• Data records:
+ + + + + + +

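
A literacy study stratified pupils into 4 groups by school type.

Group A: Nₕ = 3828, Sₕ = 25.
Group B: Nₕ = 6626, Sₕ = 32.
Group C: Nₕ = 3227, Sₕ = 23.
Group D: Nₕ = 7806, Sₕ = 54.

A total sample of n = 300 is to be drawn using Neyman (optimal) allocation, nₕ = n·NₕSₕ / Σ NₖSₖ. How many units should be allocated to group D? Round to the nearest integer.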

+ + + + + + +

Set the records down again in full, exactly as they read.

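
A literacy study stratified pupils into 4 groups by school type.

Group A: Nₕ = 3828, Sₕ = 25.
Group B: Nₕ = 6626, Sₕ = 32.
Group C: Nₕ = 3227, Sₕ = 23.
Group D: Nₕ = 7806, Sₕ = 54.

A total sample of n = 300 is to be drawn using Neyman (optimal) allocation, nₕ = n·NₕSₕ / Σ NₖSₖ. How many units should be allocated to group D? Round to the nearest integer.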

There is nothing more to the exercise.